What lines below contain the word "maps"? Please pull each one out.

*INFORMATION SUPPLIED*.
__________

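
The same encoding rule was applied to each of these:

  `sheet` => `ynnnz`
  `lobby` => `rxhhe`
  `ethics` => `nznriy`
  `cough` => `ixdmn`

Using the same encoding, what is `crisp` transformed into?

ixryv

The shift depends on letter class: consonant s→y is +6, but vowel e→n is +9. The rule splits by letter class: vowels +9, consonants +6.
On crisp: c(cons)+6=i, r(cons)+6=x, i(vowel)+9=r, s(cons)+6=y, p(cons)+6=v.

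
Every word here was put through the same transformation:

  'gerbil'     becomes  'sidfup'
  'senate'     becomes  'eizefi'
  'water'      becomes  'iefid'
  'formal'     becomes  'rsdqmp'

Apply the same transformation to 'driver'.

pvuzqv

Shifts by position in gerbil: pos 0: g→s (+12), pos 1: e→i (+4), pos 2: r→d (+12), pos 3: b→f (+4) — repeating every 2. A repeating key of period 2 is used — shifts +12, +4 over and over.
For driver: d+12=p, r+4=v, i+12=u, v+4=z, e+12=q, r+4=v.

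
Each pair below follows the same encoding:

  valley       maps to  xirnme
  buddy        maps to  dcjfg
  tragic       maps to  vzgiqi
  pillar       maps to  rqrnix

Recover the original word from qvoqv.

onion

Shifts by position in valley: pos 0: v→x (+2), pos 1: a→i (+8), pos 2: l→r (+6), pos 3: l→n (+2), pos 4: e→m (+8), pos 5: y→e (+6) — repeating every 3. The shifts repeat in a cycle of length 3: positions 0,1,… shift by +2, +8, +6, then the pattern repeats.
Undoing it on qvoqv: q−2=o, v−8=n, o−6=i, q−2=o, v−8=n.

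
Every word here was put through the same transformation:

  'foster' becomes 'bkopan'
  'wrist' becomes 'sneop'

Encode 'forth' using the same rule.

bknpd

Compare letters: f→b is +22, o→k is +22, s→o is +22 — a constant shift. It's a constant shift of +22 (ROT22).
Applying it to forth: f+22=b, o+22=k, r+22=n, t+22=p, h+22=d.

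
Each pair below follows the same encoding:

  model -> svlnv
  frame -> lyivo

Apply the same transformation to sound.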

__________

*TASK RESULT*.
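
  valley       maps to  xirnme
  buddy        maps to  dcjfg
  tragic       maps to  vzgiqi
  pillar       maps to  rqrnix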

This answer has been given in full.